*Requirement:*
After locating the line that holds "Inverse demand is P = 183.08", output it and all following lines word for word, stopping only at the end of the data.

*Exercise materials:*
• • • • •

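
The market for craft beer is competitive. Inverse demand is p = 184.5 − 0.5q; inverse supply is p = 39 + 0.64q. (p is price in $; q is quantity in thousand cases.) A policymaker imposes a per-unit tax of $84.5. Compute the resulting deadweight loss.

$3131.69 thousand

Competitive equilibrium: 184.5 − 0.5q = 39 + 0.64q → q* = 127.6316, p* = 120.6842.
With the tax, the buyer price exceeds the seller price by 84.5: (184.5 − 0.5q) − (39 + 0.64q) = 84.5 → q' = 53.5088.
Δq = 127.6316 − 53.5088 = 74.1228; the wedge equals the tax, 84.5.
Welfare loss = ½ × 74.1228 × 84.5 = $3131.69 thousand.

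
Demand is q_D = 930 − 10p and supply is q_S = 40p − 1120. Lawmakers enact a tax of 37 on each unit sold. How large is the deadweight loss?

5476

In inverse form: demand p = 93 − 0.1q, supply p = 28 + 0.025q.
Competitive equilibrium: 93 − 0.1q = 28 + 0.025q → q* = 520, p* = 41.
With the tax, the buyer price exceeds the seller price by 37: (93 − 0.1q) − (28 + 0.025q) = 37 → q' = 224.
Δq = 520 − 224 = 296; the wedge equals the tax, 37.
Deadweight loss = ½ × 296 × 37 = 5476.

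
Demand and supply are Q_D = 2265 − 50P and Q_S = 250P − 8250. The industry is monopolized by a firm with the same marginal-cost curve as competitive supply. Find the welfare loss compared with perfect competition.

In inverse form: demand P = 45.3 − 0.02Q, supply P = 33 + 0.004Q.
Competitive equilibrium: 45.3 − 0.02Q = 33 + 0.004Q → Q* = 512.5, P* = 35.05.
Marginal revenue: MR = 45.3 − 0.04Q. Set MR = MC: 45.3 − 0.04Q = 33 + 0.004Q → Q_m = 279.5455.
Price P_m = 45.3 − 0.02·279.5455 = 39.7091; MC(Q_m) = 33 + 0.004·279.5455 = 34.1182.
Competitive Q* = 512.5, so ΔQ = 232.9545; wedge = 39.7091 − 34.1182 = 5.5909.
The triangle = ½ × 232.9545 × 5.5909 = 651.21.

651.21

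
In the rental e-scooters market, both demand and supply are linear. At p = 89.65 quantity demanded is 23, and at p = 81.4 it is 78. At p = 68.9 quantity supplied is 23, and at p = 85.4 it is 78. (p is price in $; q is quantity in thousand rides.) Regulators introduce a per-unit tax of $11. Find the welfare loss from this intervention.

$134.44 thousand

Demand slope = (81.4 − 89.65)/(78 − 23) = −0.15, so p = 93.1 − 0.15q.
Supply slope = (85.4 − 68.9)/(78 − 23) = 0.3, so p = 62 + 0.3q.
Competitive equilibrium: 93.1 − 0.15q = 62 + 0.3q → q* = 69.1111, p* = 82.7333.
With the tax, the buyer price exceeds the seller price by 11: (93.1 − 0.15q) − (62 + 0.3q) = 11 → q' = 44.6667.
Δq = 69.1111 − 44.6667 = 24.4444; the wedge equals the tax, 11.
The triangle = ½ × 24.4444 × 11 = $134.44 thousand.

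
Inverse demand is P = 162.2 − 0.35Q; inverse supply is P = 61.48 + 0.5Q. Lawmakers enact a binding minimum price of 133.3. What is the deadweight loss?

548.44

Competitive equilibrium: 162.2 − 0.35Q = 61.48 + 0.5Q → Q* = 118.4941, P* = 120.7271.
At the floor P = 133.3, quantity demanded = (162.2 − 133.3)/0.35 = 82.5714.
Sellers' marginal cost at Q' = 82.5714: 61.48 + 0.5·82.5714 = 102.7657.
ΔQ = 118.4941 − 82.5714 = 35.9227; wedge = 133.3 − 102.7657 = 30.5343.
The triangle = ½ × 35.9227 × 30.5343 = 548.44.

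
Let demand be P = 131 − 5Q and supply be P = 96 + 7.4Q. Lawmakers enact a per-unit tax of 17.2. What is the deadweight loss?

Competitive equilibrium: 131 − 5Q = 96 + 7.4Q → Q* = 2.8226, P* = 116.8871.
With the tax, the buyer price exceeds the seller price by 17.2: (131 − 5Q) − (96 + 7.4Q) = 17.2 → Q' = 1.4355.
ΔQ = 2.8226 − 1.4355 = 1.3871; the wedge equals the tax, 17.2.
The triangle = ½ × 1.3871 × 17.2 = 11.93.

11.93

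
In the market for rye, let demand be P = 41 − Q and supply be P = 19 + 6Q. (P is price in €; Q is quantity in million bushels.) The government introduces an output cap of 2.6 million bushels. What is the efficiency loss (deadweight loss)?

€1.03 million

Competitive equilibrium: 41 − Q = 19 + 6Q → Q* = 3.1429, P* = 37.8571.
At Q = 2.6: demand price = 41 − 1·2.6 = 38.4; supply price = 19 + 6·2.6 = 34.6.
ΔQ = 3.1429 − 2.6 = 0.5429; wedge = 38.4 − 34.6 = 3.8.
Welfare loss = ½ × 0.5429 × 3.8 = €1.03 million.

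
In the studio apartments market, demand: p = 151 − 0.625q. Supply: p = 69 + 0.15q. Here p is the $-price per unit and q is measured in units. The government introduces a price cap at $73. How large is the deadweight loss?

$2426.95

Competitive equilibrium: 151 − 0.625q = 69 + 0.15q → q* = 105.8065, p* = 84.871.
At the ceiling p = 73, quantity supplied = (73 − 69)/0.15 = 26.6667.
Willingness to pay at q' = 26.6667: 151 − 0.625·26.6667 = 134.3333.
Δq = 105.8065 − 26.6667 = 79.1398; wedge = 134.3333 − 73 = 61.3333.
DWL = ½ × 79.1398 × 61.3333 = $2426.95.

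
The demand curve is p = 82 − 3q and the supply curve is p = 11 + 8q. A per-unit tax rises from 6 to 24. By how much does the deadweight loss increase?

24.55

Competitive equilibrium: 82 − 3q = 11 + 8q → q* = 6.4545, p* = 62.6364.
For a per-unit tax t: Δq = t/11, so DWL = ½·t·(t/11) = t²/22.
At t = 6: DWL = 1.636. At t = 24: DWL = 26.182.
Increase = 26.182 − 1.636 = 24.55.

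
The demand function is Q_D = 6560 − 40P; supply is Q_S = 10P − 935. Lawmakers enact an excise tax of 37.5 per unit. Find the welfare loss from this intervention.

5625

In inverse form: demand P = 164 − 0.025Q, supply P = 93.5 + 0.1Q.
Competitive equilibrium: 164 − 0.025Q = 93.5 + 0.1Q → Q* = 564, P* = 149.9.
With the tax, the buyer price exceeds the seller price by 37.5: (164 − 0.025Q) − (93.5 + 0.1Q) = 37.5 → Q' = 264.
ΔQ = 564 − 264 = 300; the wedge equals the tax, 37.5.
Welfare loss = ½ × 300 × 37.5 = 5625.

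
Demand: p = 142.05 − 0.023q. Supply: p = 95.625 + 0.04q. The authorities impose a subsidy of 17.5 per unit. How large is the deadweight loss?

2430.56

Competitive equilibrium: 142.05 − 0.023q = 95.625 + 0.04q → q* = 736.90476, p* = 125.10119.
The subsidy lowers effective supply by 17.5: p = 78.125 + 0.04q.
New quantity: 142.05 − 0.023q = 78.125 + 0.04q → q' = 1014.68254.
Overproduction Δq = 1014.68254 − 736.90476 = 277.77778; wedge = subsidy = 17.5.
Deadweight loss = ½ × 277.77778 × 17.5 = 2430.56.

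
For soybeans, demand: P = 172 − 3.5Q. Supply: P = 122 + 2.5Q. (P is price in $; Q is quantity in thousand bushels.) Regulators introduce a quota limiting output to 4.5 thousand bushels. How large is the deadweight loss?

$44.08 thousand

Competitive equilibrium: 172 − 3.5Q = 122 + 2.5Q → Q* = 8.3333, P* = 142.8333.
At Q = 4.5: demand price = 172 − 3.5·4.5 = 156.25; supply price = 122 + 2.5·4.5 = 133.25.
ΔQ = 8.3333 − 4.5 = 3.8333; wedge = 156.25 − 133.25 = 23.
Deadweight loss = ½ × 3.8333 × 23 = $44.08 thousand.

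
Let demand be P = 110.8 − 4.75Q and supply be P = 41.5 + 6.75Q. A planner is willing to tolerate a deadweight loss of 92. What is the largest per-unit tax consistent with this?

46

Competitive equilibrium: 110.8 − 4.75Q = 41.5 + 6.75Q → Q* = 6.0261, P* = 82.1761.
A tax t gives ΔQ = t/11.5 and wedge t, so DWL = t²/23.
t²/23 = 92 → t² = 2116 → t = 46.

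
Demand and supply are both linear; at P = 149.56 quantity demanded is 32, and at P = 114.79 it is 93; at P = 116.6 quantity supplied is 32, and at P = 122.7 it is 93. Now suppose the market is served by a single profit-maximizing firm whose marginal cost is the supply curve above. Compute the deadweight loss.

Demand slope = (114.79 − 149.56)/(93 − 32) = −0.57, so P = 167.8 − 0.57Q.
Supply slope = (122.7 − 116.6)/(93 − 32) = 0.1, so P = 113.4 + 0.1Q.
Competitive equilibrium: 167.8 − 0.57Q = 113.4 + 0.1Q → Q* = 81.194, P* = 121.5194.
Marginal revenue: MR = 167.8 − 1.14Q. Set MR = MC: 167.8 − 1.14Q = 113.4 + 0.1Q → Q_m = 43.871.
Price P_m = 167.8 − 0.57·43.871 = 142.7935; MC(Q_m) = 113.4 + 0.1·43.871 = 117.7871.
Competitive Q* = 81.194, so ΔQ = 37.323; wedge = 142.7935 − 117.7871 = 25.0064.
The triangle = ½ × 37.323 × 25.0064 = 466.66.

466.66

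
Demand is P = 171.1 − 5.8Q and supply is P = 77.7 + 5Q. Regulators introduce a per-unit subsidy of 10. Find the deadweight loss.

Competitive equilibrium: 171.1 − 5.8Q = 77.7 + 5Q → Q* = 8.6481, P* = 120.9407.
The subsidy lowers effective supply by 10: P = 67.7 + 5Q.
New quantity: 171.1 − 5.8Q = 67.7 + 5Q → Q' = 9.5741.
Overproduction ΔQ = 9.5741 − 8.6481 = 0.926; wedge = subsidy = 10.
The triangle = ½ × 0.926 × 10 = 4.63.

4.63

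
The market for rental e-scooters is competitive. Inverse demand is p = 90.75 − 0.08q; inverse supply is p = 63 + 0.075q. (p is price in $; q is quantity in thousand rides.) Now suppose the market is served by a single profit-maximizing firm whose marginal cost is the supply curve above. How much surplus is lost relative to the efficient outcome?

Competitive equilibrium: 90.75 − 0.08q = 63 + 0.075q → q* = 179.0323, p* = 76.4274.
Marginal revenue: MR = 90.75 − 0.16q. Set MR = MC: 90.75 − 0.16q = 63 + 0.075q → q_m = 118.0851.
Price p_m = 90.75 − 0.08·118.0851 = 81.3032; MC(q_m) = 63 + 0.075·118.0851 = 71.8564.
Competitive q* = 179.0323, so Δq = 60.9472; wedge = 81.3032 − 71.8564 = 9.4468.
DWL = ½ × 60.9472 × 9.4468 = $287.88 thousand.

$287.88 thousand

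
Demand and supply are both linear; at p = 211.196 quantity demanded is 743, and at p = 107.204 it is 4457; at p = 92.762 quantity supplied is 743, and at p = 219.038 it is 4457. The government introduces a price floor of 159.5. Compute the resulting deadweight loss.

126.74

Demand slope = (107.204 − 211.196)/(4457 − 743) = −0.028, so p = 232 − 0.028q.
Supply slope = (219.038 − 92.762)/(4457 − 743) = 0.034, so p = 67.5 + 0.034q.
Competitive equilibrium: 232 − 0.028q = 67.5 + 0.034q → q* = 2653.2258, p* = 157.7097.
At the floor p = 159.5, quantity demanded = (232 − 159.5)/0.028 = 2589.2857.
Sellers' marginal cost at q' = 2589.2857: 67.5 + 0.034·2589.2857 = 155.5357.
Δq = 2653.2258 − 2589.2857 = 63.9401; wedge = 159.5 − 155.5357 = 3.9643.
The triangle = ½ × 63.9401 × 3.9643 = 126.74.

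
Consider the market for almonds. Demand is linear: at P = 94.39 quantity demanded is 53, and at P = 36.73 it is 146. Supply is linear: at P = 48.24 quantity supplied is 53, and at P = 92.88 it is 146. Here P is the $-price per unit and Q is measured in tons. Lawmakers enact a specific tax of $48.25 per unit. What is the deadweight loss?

Demand slope = (36.73 − 94.39)/(146 − 53) = −0.62, so P = 127.25 − 0.62Q.
Supply slope = (92.88 − 48.24)/(146 − 53) = 0.48, so P = 22.8 + 0.48Q.
Competitive equilibrium: 127.25 − 0.62Q = 22.8 + 0.48Q → Q* = 94.9545, P* = 68.3782.
With the tax, the buyer price exceeds the seller price by 48.25: (127.25 − 0.62Q) − (22.8 + 0.48Q) = 48.25 → Q' = 51.0909.
ΔQ = 94.9545 − 51.0909 = 43.8636; the wedge equals the tax, 48.25.
The triangle = ½ × 43.8636 × 48.25 = $1058.21.

$1058.21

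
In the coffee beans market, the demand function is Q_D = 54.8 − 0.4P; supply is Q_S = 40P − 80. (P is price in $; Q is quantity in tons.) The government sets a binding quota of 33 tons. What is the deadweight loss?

In inverse form: demand P = 137 − 2.5Q, supply P = 2 + 0.025Q.
Competitive equilibrium: 137 − 2.5Q = 2 + 0.025Q → Q* = 53.4653, P* = 3.3366.
At Q = 33: demand price = 137 − 2.5·33 = 54.5; supply price = 2 + 0.025·33 = 2.825.
ΔQ = 53.4653 − 33 = 20.4653; wedge = 54.5 − 2.825 = 51.675.
Deadweight loss = ½ × 20.4653 × 51.675 = $528.77.

$528.77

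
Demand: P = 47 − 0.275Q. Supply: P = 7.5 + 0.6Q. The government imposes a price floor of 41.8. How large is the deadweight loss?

Competitive equilibrium: 47 − 0.275Q = 7.5 + 0.6Q → Q* = 45.1429, P* = 34.5857.
At the floor P = 41.8, quantity demanded = (47 − 41.8)/0.275 = 18.9091.
Sellers' marginal cost at Q' = 18.9091: 7.5 + 0.6·18.9091 = 18.8455.
ΔQ = 45.1429 − 18.9091 = 26.2338; wedge = 41.8 − 18.8455 = 22.9545.
Welfare loss = ½ × 26.2338 × 22.9545 = 301.09.

301.09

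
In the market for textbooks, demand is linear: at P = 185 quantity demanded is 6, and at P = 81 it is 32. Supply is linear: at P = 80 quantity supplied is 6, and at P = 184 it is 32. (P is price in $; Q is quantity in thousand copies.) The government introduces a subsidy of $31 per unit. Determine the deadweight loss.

Demand slope = (81 − 185)/(32 − 6) = −4, so P = 209 − 4Q.
Supply slope = (184 − 80)/(32 − 6) = 4, so P = 56 + 4Q.
Competitive equilibrium: 209 − 4Q = 56 + 4Q → Q* = 19.125, P* = 132.5.
The subsidy lowers effective supply by 31: P = 25 + 4Q.
New quantity: 209 − 4Q = 25 + 4Q → Q' = 23.
Overproduction ΔQ = 23 − 19.125 = 3.875; wedge = subsidy = 31.
Deadweight loss = ½ × 3.875 × 31 = $60.06 thousand.

$60.06 thousand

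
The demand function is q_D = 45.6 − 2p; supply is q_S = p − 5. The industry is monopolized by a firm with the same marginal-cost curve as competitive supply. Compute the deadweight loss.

In inverse form: demand p = 22.8 − 0.5q, supply p = 5 + q.
Competitive equilibrium: 22.8 − 0.5q = 5 + q → q* = 11.8667, p* = 16.8667.
Marginal revenue: MR = 22.8 − q. Set MR = MC: 22.8 − q = 5 + q → q_m = 8.9.
Price p_m = 22.8 − 0.5·8.9 = 18.35; MC(q_m) = 5 + 1·8.9 = 13.9.
Competitive q* = 11.8667, so Δq = 2.9667; wedge = 18.35 − 13.9 = 4.45.
Welfare loss = ½ × 2.9667 × 4.45 = 6.60.

6.60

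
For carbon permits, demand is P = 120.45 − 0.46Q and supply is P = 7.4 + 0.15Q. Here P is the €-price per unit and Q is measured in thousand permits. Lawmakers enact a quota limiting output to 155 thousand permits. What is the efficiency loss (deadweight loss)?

€280.53 thousand

Competitive equilibrium: 120.45 − 0.46Q = 7.4 + 0.15Q → Q* = 185.3279, P* = 35.1992.
At Q = 155: demand price = 120.45 − 0.46·155 = 49.15; supply price = 7.4 + 0.15·155 = 30.65.
ΔQ = 185.3279 − 155 = 30.3279; wedge = 49.15 − 30.65 = 18.5.
Deadweight loss = ½ × 30.3279 × 18.5 = €280.53 thousand.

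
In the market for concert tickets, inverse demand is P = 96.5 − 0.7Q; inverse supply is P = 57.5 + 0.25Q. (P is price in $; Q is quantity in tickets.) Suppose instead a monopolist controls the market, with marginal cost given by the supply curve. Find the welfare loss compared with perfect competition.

Competitive equilibrium: 96.5 − 0.7Q = 57.5 + 0.25Q → Q* = 41.0526, P* = 67.7632.
Marginal revenue: MR = 96.5 − 1.4Q. Set MR = MC: 96.5 − 1.4Q = 57.5 + 0.25Q → Q_m = 23.6364.
Price P_m = 96.5 − 0.7·23.6364 = 79.9545; MC(Q_m) = 57.5 + 0.25·23.6364 = 63.4091.
Competitive Q* = 41.0526, so ΔQ = 17.4162; wedge = 79.9545 − 63.4091 = 16.5454.
Deadweight loss = ½ × 17.4162 × 16.5454 = $144.08.

$144.08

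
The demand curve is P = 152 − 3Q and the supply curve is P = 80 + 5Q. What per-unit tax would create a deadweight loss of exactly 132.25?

Competitive equilibrium: 152 − 3Q = 80 + 5Q → Q* = 9, P* = 125.
A tax t gives ΔQ = t/8 and wedge t, so DWL = t²/16.
t²/16 = 132.25 → t² = 2116 → t = 46.

46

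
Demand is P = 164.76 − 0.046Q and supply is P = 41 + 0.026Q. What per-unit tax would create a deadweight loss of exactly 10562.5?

Competitive equilibrium: 164.76 − 0.046Q = 41 + 0.026Q → Q* = 1718.8889, P* = 85.6911.
A tax t gives ΔQ = t/0.072 and wedge t, so DWL = t²/0.144.
t²/0.144 = 10562.5 → t² = 1521 → t = 39.

39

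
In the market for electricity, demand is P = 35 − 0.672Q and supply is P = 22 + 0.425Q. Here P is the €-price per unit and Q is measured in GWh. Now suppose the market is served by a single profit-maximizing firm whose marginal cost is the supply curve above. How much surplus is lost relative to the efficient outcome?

Competitive equilibrium: 35 − 0.672Q = 22 + 0.425Q → Q* = 11.8505, P* = 27.0365.
Marginal revenue: MR = 35 − 1.344Q. Set MR = MC: 35 − 1.344Q = 22 + 0.425Q → Q_m = 7.3488.
Price P_m = 35 − 0.672·7.3488 = 30.0616; MC(Q_m) = 22 + 0.425·7.3488 = 25.1232.
Competitive Q* = 11.8505, so ΔQ = 4.5017; wedge = 30.0616 − 25.1232 = 4.9384.
The triangle = ½ × 4.5017 × 4.9384 = €11.12.

€11.12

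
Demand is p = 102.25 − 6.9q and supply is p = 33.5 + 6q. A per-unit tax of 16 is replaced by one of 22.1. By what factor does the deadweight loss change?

Competitive equilibrium: 102.25 − 6.9q = 33.5 + 6q → q* = 5.3295, p* = 65.4767.
For a per-unit tax t: Δq = t/12.9, so DWL = ½·t·(t/12.9) = t²/25.8.
At t = 16: DWL = 9.922. At t = 22.1: DWL = 18.931.
Ratio = (22.1/16)² = 1.908.

1.908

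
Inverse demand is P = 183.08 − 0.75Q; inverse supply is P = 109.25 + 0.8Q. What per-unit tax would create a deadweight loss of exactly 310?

31

Competitive equilibrium: 183.08 − 0.75Q = 109.25 + 0.8Q → Q* = 47.6323, P* = 147.3558.
A tax t gives ΔQ = t/1.55 and wedge t, so DWL = t²/3.1.
t²/3.1 = 310 → t² = 961 → t = 31.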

• • • • •

*Solution below:*
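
Inverse demand is P = 183.08 − 0.75Q; inverse supply is P = 109.25 + 0.8Q. What per-unit tax would create a deadweight loss of exactly 310?

31

Competitive equilibrium: 183.08 − 0.75Q = 109.25 + 0.8Q → Q* = 47.6323, P* = 147.3558.
A tax t gives ΔQ = t/1.55 and wedge t, so DWL = t²/3.1.
t²/3.1 = 310 → t² = 961 → t = 31.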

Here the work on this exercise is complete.